- [Records shown]:
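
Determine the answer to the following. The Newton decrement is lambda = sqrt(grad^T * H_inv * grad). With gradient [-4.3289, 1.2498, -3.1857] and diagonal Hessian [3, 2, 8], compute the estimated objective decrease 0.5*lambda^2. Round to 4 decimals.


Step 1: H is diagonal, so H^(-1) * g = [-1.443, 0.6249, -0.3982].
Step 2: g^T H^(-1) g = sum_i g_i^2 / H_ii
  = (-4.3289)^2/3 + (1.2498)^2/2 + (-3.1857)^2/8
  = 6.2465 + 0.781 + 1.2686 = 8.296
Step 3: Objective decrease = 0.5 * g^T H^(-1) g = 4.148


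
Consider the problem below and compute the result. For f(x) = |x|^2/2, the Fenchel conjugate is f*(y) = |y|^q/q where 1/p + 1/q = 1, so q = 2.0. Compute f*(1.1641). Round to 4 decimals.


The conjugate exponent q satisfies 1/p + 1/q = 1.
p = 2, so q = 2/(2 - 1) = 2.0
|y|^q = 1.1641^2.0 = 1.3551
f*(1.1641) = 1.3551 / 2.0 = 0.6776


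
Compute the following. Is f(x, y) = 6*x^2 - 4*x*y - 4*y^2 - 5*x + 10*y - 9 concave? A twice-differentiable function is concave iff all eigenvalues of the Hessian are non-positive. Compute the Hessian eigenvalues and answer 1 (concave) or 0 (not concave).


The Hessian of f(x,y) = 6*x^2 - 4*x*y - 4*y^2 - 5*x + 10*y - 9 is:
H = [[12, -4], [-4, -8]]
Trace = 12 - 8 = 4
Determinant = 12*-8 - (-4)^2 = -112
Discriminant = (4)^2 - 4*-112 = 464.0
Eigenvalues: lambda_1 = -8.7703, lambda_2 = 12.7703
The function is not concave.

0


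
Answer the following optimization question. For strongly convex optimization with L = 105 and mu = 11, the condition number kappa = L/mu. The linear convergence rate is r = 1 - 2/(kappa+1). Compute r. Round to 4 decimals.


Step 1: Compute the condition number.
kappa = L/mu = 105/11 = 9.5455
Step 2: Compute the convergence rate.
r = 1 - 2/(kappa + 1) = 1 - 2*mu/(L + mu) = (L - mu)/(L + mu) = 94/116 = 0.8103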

- [Instructions for the task]: Repeat, exactly, every line from the one containing "Compute the following." through the final line of the listing above, adding nothing.

- [Solution for this exercise]:
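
Compute the following. Is f(x, y) = 6*x^2 - 4*x*y - 4*y^2 - 5*x + 10*y - 9 concave? A twice-differentiable function is concave iff all eigenvalues of the Hessian are non-positive. Compute the Hessian eigenvalues and answer 1 (concave) or 0 (not concave).


The Hessian of f(x,y) = 6*x^2 - 4*x*y - 4*y^2 - 5*x + 10*y - 9 is:
H = [[12, -4], [-4, -8]]
Trace = 12 - 8 = 4
Determinant = 12*-8 - (-4)^2 = -112
Discriminant = (4)^2 - 4*-112 = 464.0
Eigenvalues: lambda_1 = -8.7703, lambda_2 = 12.7703
The function is not concave.

0


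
Answer the following optimization question. For strongly convex optimization with L = 105 and mu = 11, the condition number kappa = L/mu. The linear convergence rate is r = 1 - 2/(kappa+1). Compute r. Round to 4 decimals.


Step 1: Compute the condition number.
kappa = L/mu = 105/11 = 9.5455
Step 2: Compute the convergence rate.
r = 1 - 2/(kappa + 1) = 1 - 2*mu/(L + mu) = (L - mu)/(L + mu) = 94/116 = 0.8103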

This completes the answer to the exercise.